WHAT IS BEING ASKED —
Could you set down every entry exactly as it appears?

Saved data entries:

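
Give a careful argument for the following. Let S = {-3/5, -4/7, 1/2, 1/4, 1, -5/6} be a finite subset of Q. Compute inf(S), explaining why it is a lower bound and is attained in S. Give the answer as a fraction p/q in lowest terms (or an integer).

S is finite, so inf(S) = min(S).
Sorted increasing:
-5/6, -3/5, -4/7, 1/4, 1/2, 1
The extremum is -5/6.
For every x in S, x >= -5/6. And -5/6 is in S, so it is attained.
Therefore inf(S) = -5/6.

-5/6


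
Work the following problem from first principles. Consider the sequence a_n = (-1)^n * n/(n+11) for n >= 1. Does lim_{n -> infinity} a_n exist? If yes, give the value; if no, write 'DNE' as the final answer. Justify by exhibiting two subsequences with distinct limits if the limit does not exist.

Examine the behaviour of a_n along subsequences.
a_{2k} = 2k/(2k+11) -> 1. a_{2k+1} = -(2k+1)/(2k+12) -> -1.
Since these two subsequential limits are 1 and -1, distinct, the full sequence cannot converge (a convergent sequence has all subsequences tending to the same limit). So lim a_n does not exist.

DNE


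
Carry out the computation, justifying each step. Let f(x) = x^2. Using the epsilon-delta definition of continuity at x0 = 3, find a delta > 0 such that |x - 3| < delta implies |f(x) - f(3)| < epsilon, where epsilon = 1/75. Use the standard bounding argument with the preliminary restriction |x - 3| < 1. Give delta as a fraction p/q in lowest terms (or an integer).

Factor: |x^2 - (3)^2| = |x - 3| * |x + 3|.
Impose |x - 3| < 1 first. Then |x + 3| = |(x - 3) + 2*(3)| <= |x - 3| + 2*|3| < 1 + 6 = 7.
So |x^2 - (3)^2| < delta * 7.
We need delta * 7 <= 1/75, i.e. delta <= 1/75/7 = 1/525.
Since 1/525 < 1, this is tighter than 1; take delta = 1/525.
So delta = 1/525 works.

1/525


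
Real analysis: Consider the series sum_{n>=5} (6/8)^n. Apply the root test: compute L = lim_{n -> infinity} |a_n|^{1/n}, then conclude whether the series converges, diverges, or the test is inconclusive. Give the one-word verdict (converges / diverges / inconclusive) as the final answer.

Let a_n denote the general term. Form |a_n|^(1/n) and simplify:
|a_n|^(1/n) = 3/4
Take the limit as n -> infinity: L = 3/4.
Since L = 3/4 < 1, the root test implies convergence.

converges


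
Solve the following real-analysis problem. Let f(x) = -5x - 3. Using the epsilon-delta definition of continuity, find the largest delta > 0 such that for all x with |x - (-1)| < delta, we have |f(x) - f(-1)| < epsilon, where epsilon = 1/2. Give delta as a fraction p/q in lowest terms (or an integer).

We compute f(-1) = -5*(-1) - 3 = 2.
|f(x) - f(-1)| = |-5x - 3 - (2)| = |-5(x - (-1))| = 5|x - (-1)|.
We need 5|x - (-1)| < 1/2, i.e. |x - (-1)| < 1/2 / 5 = 1/10.
So any delta <= 1/10 works. Conversely, if delta > 1/10, then x = -1 + 1/10 satisfies |x - (-1)| = 1/10 < delta but |f(x) - f(-1)| = 5 * 1/10 = 1/2, which is not < 1/2; so no larger delta works.
Hence the largest such delta is 1/10.

1/10


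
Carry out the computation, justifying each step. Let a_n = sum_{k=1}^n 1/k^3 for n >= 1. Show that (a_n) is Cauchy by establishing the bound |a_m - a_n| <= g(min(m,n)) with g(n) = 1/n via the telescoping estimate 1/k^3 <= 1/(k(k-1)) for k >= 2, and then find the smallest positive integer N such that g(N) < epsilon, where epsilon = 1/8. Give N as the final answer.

For m > n >= 1: |a_m - a_n| = sum_{k=n+1}^m 1/k^3.
Use 1/k^3 <= 1/(k(k-1)) = 1/(k-1) - 1/k for k >= 2 (which holds since k^3 >= k^2 >= k(k-1) for k >= 2):
sum_{k=n+1}^m 1/k^3 <= sum_{k=n+1}^m (1/(k-1) - 1/k) = 1/n - 1/m <= 1/n.
By symmetry the same bound holds with n,m swapped, so |a_m - a_n| <= 1/min(m,n) = g(min(m,n)). Since g(n) -> 0, (a_n) is Cauchy.
Now solve g(N) < 1/8: 1/N < 1/8 <=> N > 1/(1/8) = 8.
The smallest integer strictly greater than 8 is N = 9.
Check: g(9) = 1/9 < 1/8; g(8) = 1/8 >= 1/8. So N = 9.

9


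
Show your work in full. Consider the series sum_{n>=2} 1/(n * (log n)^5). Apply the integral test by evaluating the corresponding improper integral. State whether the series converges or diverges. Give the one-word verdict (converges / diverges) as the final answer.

Let f(x) = 1/(x*log(x)^5). Then f is positive, continuous, and decreasing on [2, infinity), so the integral test applies.
Compute the improper integral int_{2}^infinity f(x) dx:
  antiderivative F(x) = -1/(4*log(x)^4).
  F(x) -> 0 as x -> infinity.  int = 0 - F(2) = 1/(4*log(2)^4) < infinity. By the integral test, the series converges.

converges


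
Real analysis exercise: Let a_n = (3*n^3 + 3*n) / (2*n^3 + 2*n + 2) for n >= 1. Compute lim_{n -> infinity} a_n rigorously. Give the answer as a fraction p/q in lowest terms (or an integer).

Divide numerator and denominator by n^3, the highest power:
numerator / n^3 = 3 + 3/n^2
denominator / n^3 = 2 + 2/n^2 + 2/n^3
As n -> infinity, all terms of the form c/n^k (k >= 1) tend to 0.
So numerator / n^3 -> 3 and denominator / n^3 -> 2.
Therefore lim a_n = 3/2.

3/2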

FINISHED TASK —
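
Give a careful argument for the following. Let S = {-3/5, -4/7, 1/2, 1/4, 1, -5/6} be a finite subset of Q. Compute inf(S), explaining why it is a lower bound and is attained in S. Give the answer as a fraction p/q in lowest terms (or an integer).

S is finite, so inf(S) = min(S).
Sorted increasing:
-5/6, -3/5, -4/7, 1/4, 1/2, 1
The extremum is -5/6.
For every x in S, x >= -5/6. And -5/6 is in S, so it is attained.
Therefore inf(S) = -5/6.

-5/6


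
Work the following problem from first principles. Consider the sequence a_n = (-1)^n * n/(n+11) for n >= 1. Does lim_{n -> infinity} a_n exist? If yes, give the value; if no, write 'DNE' as the final answer. Justify by exhibiting two subsequences with distinct limits if the limit does not exist.

Examine the behaviour of a_n along subsequences.
a_{2k} = 2k/(2k+11) -> 1. a_{2k+1} = -(2k+1)/(2k+12) -> -1.
Since these two subsequential limits are 1 and -1, distinct, the full sequence cannot converge (a convergent sequence has all subsequences tending to the same limit). So lim a_n does not exist.

DNE


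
Carry out the computation, justifying each step. Let f(x) = x^2. Using the epsilon-delta definition of continuity at x0 = 3, find a delta > 0 such that |x - 3| < delta implies |f(x) - f(3)| < epsilon, where epsilon = 1/75. Use the standard bounding argument with the preliminary restriction |x - 3| < 1. Give delta as a fraction p/q in lowest terms (or an integer).

Factor: |x^2 - (3)^2| = |x - 3| * |x + 3|.
Impose |x - 3| < 1 first. Then |x + 3| = |(x - 3) + 2*(3)| <= |x - 3| + 2*|3| < 1 + 6 = 7.
So |x^2 - (3)^2| < delta * 7.
We need delta * 7 <= 1/75, i.e. delta <= 1/75/7 = 1/525.
Since 1/525 < 1, this is tighter than 1; take delta = 1/525.
So delta = 1/525 works.

1/525


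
Real analysis: Consider the series sum_{n>=5} (6/8)^n. Apply the root test: compute L = lim_{n -> infinity} |a_n|^{1/n}, then conclude whether the series converges, diverges, or the test is inconclusive. Give the one-word verdict (converges / diverges / inconclusive) as the final answer.

Let a_n denote the general term. Form |a_n|^(1/n) and simplify:
|a_n|^(1/n) = 3/4
Take the limit as n -> infinity: L = 3/4.
Since L = 3/4 < 1, the root test implies convergence.

converges


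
Solve the following real-analysis problem. Let f(x) = -5x - 3. Using the epsilon-delta definition of continuity, find the largest delta > 0 such that for all x with |x - (-1)| < delta, we have |f(x) - f(-1)| < epsilon, where epsilon = 1/2. Give delta as a fraction p/q in lowest terms (or an integer).

We compute f(-1) = -5*(-1) - 3 = 2.
|f(x) - f(-1)| = |-5x - 3 - (2)| = |-5(x - (-1))| = 5|x - (-1)|.
We need 5|x - (-1)| < 1/2, i.e. |x - (-1)| < 1/2 / 5 = 1/10.
So any delta <= 1/10 works. Conversely, if delta > 1/10, then x = -1 + 1/10 satisfies |x - (-1)| = 1/10 < delta but |f(x) - f(-1)| = 5 * 1/10 = 1/2, which is not < 1/2; so no larger delta works.
Hence the largest such delta is 1/10.

1/10


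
Carry out the computation, justifying each step. Let a_n = sum_{k=1}^n 1/k^3 for n >= 1. Show that (a_n) is Cauchy by establishing the bound |a_m - a_n| <= g(min(m,n)) with g(n) = 1/n via the telescoping estimate 1/k^3 <= 1/(k(k-1)) for k >= 2, and then find the smallest positive integer N such that g(N) < epsilon, where epsilon = 1/8. Give N as the final answer.

For m > n >= 1: |a_m - a_n| = sum_{k=n+1}^m 1/k^3.
Use 1/k^3 <= 1/(k(k-1)) = 1/(k-1) - 1/k for k >= 2 (which holds since k^3 >= k^2 >= k(k-1) for k >= 2):
sum_{k=n+1}^m 1/k^3 <= sum_{k=n+1}^m (1/(k-1) - 1/k) = 1/n - 1/m <= 1/n.
By symmetry the same bound holds with n,m swapped, so |a_m - a_n| <= 1/min(m,n) = g(min(m,n)). Since g(n) -> 0, (a_n) is Cauchy.
Now solve g(N) < 1/8: 1/N < 1/8 <=> N > 1/(1/8) = 8.
The smallest integer strictly greater than 8 is N = 9.
Check: g(9) = 1/9 < 1/8; g(8) = 1/8 >= 1/8. So N = 9.

9


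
Show your work in full. Consider the series sum_{n>=2} 1/(n * (log n)^5). Apply the integral test by evaluating the corresponding improper integral. State whether the series converges or diverges. Give the one-word verdict (converges / diverges) as the final answer.

Let f(x) = 1/(x*log(x)^5). Then f is positive, continuous, and decreasing on [2, infinity), so the integral test applies.
Compute the improper integral int_{2}^infinity f(x) dx:
  antiderivative F(x) = -1/(4*log(x)^4).
  F(x) -> 0 as x -> infinity.  int = 0 - F(2) = 1/(4*log(2)^4) < infinity. By the integral test, the series converges.

converges


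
Real analysis exercise: Let a_n = (3*n^3 + 3*n) / (2*n^3 + 2*n + 2) for n >= 1. Compute lim_{n -> infinity} a_n rigorously. Give the answer as a fraction p/q in lowest terms (or an integer).

Divide numerator and denominator by n^3, the highest power:
numerator / n^3 = 3 + 3/n^2
denominator / n^3 = 2 + 2/n^2 + 2/n^3
As n -> infinity, all terms of the form c/n^k (k >= 1) tend to 0.
So numerator / n^3 -> 3 and denominator / n^3 -> 2.
Therefore lim a_n = 3/2.

3/2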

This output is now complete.